Your response should be every line from the entries that includes the string "Answer".
──────────
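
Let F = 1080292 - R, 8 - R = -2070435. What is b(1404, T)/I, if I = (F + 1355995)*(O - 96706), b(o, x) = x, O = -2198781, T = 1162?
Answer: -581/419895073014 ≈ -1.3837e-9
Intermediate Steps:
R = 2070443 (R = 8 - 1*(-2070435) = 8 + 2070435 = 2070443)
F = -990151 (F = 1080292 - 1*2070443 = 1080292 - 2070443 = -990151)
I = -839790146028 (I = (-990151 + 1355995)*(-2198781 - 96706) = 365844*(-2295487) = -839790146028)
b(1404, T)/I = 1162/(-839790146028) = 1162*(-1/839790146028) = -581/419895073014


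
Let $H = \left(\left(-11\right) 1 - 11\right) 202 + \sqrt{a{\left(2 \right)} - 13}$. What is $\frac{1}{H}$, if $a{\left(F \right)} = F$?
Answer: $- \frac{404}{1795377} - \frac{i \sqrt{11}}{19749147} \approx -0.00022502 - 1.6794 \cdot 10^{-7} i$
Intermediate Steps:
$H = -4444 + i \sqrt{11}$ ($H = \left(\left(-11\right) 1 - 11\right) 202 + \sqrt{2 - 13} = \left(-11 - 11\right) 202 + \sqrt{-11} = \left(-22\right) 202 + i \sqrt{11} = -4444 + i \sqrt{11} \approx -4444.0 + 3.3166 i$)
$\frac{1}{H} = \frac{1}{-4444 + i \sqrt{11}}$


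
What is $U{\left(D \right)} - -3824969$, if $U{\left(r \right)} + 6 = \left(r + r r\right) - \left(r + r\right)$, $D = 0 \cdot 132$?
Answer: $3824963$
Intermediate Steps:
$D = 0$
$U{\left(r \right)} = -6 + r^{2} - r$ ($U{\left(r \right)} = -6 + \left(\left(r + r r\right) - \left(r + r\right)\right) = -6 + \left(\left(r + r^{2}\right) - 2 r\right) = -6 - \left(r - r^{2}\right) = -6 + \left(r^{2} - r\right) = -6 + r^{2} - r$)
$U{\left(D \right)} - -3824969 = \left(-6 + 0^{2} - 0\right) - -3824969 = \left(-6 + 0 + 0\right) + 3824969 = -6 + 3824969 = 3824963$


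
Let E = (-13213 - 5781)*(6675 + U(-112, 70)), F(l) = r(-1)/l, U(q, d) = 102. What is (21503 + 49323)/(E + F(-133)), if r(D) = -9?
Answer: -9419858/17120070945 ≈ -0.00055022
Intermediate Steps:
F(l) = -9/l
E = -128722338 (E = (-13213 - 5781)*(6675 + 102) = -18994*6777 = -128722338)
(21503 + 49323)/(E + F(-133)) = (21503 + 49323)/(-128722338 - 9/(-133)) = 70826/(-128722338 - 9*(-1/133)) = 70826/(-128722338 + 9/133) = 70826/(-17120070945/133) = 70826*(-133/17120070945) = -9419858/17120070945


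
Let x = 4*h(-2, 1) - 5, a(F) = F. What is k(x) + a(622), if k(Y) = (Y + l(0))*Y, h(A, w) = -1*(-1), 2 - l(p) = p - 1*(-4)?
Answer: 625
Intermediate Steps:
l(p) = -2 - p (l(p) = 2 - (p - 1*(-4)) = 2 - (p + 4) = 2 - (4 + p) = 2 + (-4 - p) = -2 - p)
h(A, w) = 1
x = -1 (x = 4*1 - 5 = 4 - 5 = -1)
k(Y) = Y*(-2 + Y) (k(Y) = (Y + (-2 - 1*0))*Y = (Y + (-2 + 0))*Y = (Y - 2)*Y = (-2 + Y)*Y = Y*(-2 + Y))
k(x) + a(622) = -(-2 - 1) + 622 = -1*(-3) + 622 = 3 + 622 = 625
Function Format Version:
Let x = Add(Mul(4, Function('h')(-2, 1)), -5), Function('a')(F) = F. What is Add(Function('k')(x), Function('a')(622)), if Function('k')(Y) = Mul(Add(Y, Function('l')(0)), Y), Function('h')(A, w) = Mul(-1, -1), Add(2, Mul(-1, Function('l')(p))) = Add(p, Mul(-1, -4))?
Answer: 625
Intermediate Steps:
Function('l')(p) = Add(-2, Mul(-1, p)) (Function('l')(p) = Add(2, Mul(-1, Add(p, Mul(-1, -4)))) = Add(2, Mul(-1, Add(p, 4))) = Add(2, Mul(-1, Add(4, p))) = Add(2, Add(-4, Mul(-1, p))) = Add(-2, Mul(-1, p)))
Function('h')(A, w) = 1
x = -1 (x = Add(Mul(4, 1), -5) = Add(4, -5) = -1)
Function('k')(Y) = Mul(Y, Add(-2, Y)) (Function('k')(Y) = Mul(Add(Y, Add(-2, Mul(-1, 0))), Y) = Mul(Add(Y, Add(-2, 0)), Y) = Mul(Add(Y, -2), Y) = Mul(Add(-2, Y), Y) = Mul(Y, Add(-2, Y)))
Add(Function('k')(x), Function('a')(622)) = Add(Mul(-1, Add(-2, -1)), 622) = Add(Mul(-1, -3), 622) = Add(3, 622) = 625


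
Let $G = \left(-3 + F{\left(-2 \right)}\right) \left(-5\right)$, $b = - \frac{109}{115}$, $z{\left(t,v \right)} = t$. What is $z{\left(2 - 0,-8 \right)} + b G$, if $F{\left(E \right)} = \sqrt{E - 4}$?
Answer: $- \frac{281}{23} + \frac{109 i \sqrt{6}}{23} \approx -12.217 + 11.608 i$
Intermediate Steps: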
──────────
* Response to this task:
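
Answer: -581/419895073014 ≈ -1.3837e-9
Answer: $- \frac{404}{1795377} - \frac{i \sqrt{11}}{19749147} \approx -0.00022502 - 1.6794 \cdot 10^{-7} i$
Answer: $3824963$
Answer: -9419858/17120070945 ≈ -0.00055022
Answer: 625
Answer: 625
Answer: $- \frac{281}{23} + \frac{109 i \sqrt{6}}{23} \approx -12.217 + 11.608 i$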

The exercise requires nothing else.